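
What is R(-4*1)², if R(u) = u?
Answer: 16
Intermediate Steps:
R(-4*1)² = (-4*1)² = (-4)² = 16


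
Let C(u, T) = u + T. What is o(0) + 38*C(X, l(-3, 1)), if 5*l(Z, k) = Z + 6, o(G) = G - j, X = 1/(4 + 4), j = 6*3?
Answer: 191/20 ≈ 9.5500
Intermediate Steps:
j = 18
X = ⅛ (X = 1/8 = ⅛ ≈ 0.12500)
o(G) = -18 + G (o(G) = G - 1*18 = G - 18 = -18 + G)
l(Z, k) = 6/5 + Z/5 (l(Z, k) = (Z + 6)/5 = (6 + Z)/5 = 6/5 + Z/5)
C(u, T) = T + u
o(0) + 38*C(X, l(-3, 1)) = (-18 + 0) + 38*((6/5 + (⅕)*(-3)) + ⅛) = -18 + 38*((6/5 - ⅗) + ⅛) = -18 + 38*(⅗ + ⅛) = -18 + 38*(29/40) = -18 + 551/20 = 191/20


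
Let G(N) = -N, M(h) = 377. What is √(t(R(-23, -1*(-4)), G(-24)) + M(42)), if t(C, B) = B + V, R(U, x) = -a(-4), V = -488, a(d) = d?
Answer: I*√87 ≈ 9.3274*I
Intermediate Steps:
R(U, x) = 4 (R(U, x) = -1*(-4) = 4)
t(C, B) = -488 + B (t(C, B) = B - 488 = -488 + B)
√(t(R(-23, -1*(-4)), G(-24)) + M(42)) = √((-488 - 1*(-24)) + 377) = √((-488 + 24) + 377) = √(-464 + 377) = √(-87) = I*√87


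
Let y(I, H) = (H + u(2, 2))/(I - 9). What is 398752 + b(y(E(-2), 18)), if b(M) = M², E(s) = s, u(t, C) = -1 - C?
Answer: 48249217/121 ≈ 3.9875e+5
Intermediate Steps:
y(I, H) = (-3 + H)/(-9 + I) (y(I, H) = (H + (-1 - 1*2))/(I - 9) = (H + (-1 - 2))/(-9 + I) = (H - 3)/(-9 + I) = (-3 + H)/(-9 + I))
398752 + b(y(E(-2), 18)) = 398752 + ((-3 + 18)/(-9 - 2))² = 398752 + (15/(-11))² = 398752 + (-1/11*15)² = 398752 + (-15/11)² = 398752 + 225/121 = 48249217/121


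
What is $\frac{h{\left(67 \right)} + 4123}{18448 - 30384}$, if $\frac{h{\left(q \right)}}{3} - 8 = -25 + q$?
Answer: $- \frac{4273}{11936} \approx -0.35799$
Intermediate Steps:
$h{\left(q \right)} = -51 + 3 q$ ($h{\left(q \right)} = 24 + 3 \left(-25 + q\right) = 24 + \left(-75 + 3 q\right) = -51 + 3 q$)
$\frac{h{\left(67 \right)} + 4123}{18448 - 30384} = \frac{\left(-51 + 3 \cdot 67\right) + 4123}{18448 - 30384} = \frac{\left(-51 + 201\right) + 4123}{-11936} = \left(150 + 4123\right) \left(- \frac{1}{11936}\right) = 4273 \left(- \frac{1}{11936}\right) = - \frac{4273}{11936}$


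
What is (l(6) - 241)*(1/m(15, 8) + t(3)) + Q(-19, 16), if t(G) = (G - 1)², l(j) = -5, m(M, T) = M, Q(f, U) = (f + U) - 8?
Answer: -5057/5 ≈ -1011.4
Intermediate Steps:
Q(f, U) = -8 + U + f (Q(f, U) = (U + f) - 8 = -8 + U + f)
t(G) = (-1 + G)²
(l(6) - 241)*(1/m(15, 8) + t(3)) + Q(-19, 16) = (-5 - 241)*(1/15 + (-1 + 3)²) + (-8 + 16 - 19) = -246*(1/15 + 2²) - 11 = -246*(1/15 + 4) - 11 = -246*61/15 - 11 = -5002/5 - 11 = -5057/5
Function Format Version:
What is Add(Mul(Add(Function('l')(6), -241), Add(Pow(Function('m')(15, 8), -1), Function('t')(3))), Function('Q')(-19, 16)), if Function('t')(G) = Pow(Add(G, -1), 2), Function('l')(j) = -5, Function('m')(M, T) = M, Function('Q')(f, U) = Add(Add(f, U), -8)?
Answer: Rational(-5057, 5) ≈ -1011.4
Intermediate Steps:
Function('Q')(f, U) = Add(-8, U, f) (Function('Q')(f, U) = Add(Add(U, f), -8) = Add(-8, U, f))
Function('t')(G) = Pow(Add(-1, G), 2)
Add(Mul(Add(Function('l')(6), -241), Add(Pow(Function('m')(15, 8), -1), Function('t')(3))), Function('Q')(-19, 16)) = Add(Mul(Add(-5, -241), Add(Pow(15, -1), Pow(Add(-1, 3), 2))), Add(-8, 16, -19)) = Add(Mul(-246, Add(Rational(1, 15), Pow(2, 2))), -11) = Add(Mul(-246, Add(Rational(1, 15), 4)), -11) = Add(Mul(-246, Rational(61, 15)), -11) = Add(Rational(-5002, 5), -11) = Rational(-5057, 5)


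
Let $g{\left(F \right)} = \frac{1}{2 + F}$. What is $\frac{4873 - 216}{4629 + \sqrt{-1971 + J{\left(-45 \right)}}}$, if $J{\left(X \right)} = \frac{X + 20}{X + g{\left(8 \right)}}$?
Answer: $\frac{9679206597}{9621895538} - \frac{4657 i \sqrt{397243321}}{9621895538} \approx 1.006 - 0.0096466 i$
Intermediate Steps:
$J{\left(X \right)} = \frac{20 + X}{\frac{1}{10} + X}$ ($J{\left(X \right)} = \frac{X + 20}{X + \frac{1}{2 + 8}} = \frac{20 + X}{X + \frac{1}{10}} = \frac{20 + X}{\frac{1}{10} + X}$)
$\frac{4873 - 216}{4629 + \sqrt{-1971 + J{\left(-45 \right)}}} = \frac{4873 - 216}{4629 + \sqrt{-1971 + \frac{10 \left(20 - 45\right)}{1 + 10 \left(-45\right)}}} = \frac{4657}{4629 + \sqrt{-1971 + 10 \frac{1}{1 - 450} \left(-25\right)}} = \frac{4657}{4629 + \sqrt{-1971 + 10 \frac{1}{-449} \left(-25\right)}} = \frac{4657}{4629 + \sqrt{-1971 + 10 \left(- \frac{1}{449}\right) \left(-25\right)}} = \frac{4657}{4629 + \sqrt{-1971 + \frac{250}{449}}} = \frac{4657}{4629 + \sqrt{- \frac{884729}{449}}} = \frac{4657}{4629 + \frac{i \sqrt{397243321}}{449}}$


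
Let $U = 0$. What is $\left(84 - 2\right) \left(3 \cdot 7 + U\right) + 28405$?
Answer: $30127$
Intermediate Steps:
$\left(84 - 2\right) \left(3 \cdot 7 + U\right) + 28405 = \left(84 - 2\right) \left(3 \cdot 7 + 0\right) + 28405 = \left(84 - 2\right) \left(21 + 0\right) + 28405 = 82 \cdot 21 + 28405 = 1722 + 28405 = 30127$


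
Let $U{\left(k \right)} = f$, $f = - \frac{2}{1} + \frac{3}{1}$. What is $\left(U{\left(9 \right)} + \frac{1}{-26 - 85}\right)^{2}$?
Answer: $\frac{12100}{12321} \approx 0.98206$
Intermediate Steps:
$f = 1$ ($f = \left(-2\right) 1 + 3 \cdot 1 = -2 + 3 = 1$)
$U{\left(k \right)} = 1$
$\left(U{\left(9 \right)} + \frac{1}{-26 - 85}\right)^{2} = \left(1 + \frac{1}{-26 - 85}\right)^{2} = \left(1 + \frac{1}{-111}\right)^{2} = \left(1 - \frac{1}{111}\right)^{2} = \left(\frac{110}{111}\right)^{2} = \frac{12100}{12321}$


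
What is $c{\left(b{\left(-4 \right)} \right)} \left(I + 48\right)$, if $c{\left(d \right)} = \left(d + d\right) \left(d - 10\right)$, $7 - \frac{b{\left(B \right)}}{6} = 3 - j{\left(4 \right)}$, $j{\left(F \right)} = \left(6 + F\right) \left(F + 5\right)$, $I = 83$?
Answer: $81863472$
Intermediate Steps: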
-- -- --
Report each line of the material above where the word "Answer" appears.

**Worked solution:**
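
Answer: 16
Answer: 191/20 ≈ 9.5500
Answer: I*√87 ≈ 9.3274*I
Answer: 48249217/121 ≈ 3.9875e+5
Answer: $- \frac{4273}{11936} \approx -0.35799$
Answer: -5057/5 ≈ -1011.4
Answer: Rational(-5057, 5) ≈ -1011.4
Answer: $\frac{9679206597}{9621895538} - \frac{4657 i \sqrt{397243321}}{9621895538} \approx 1.006 - 0.0096466 i$
Answer: $30127$
Answer: $\frac{12100}{12321} \approx 0.98206$
Answer: $81863472$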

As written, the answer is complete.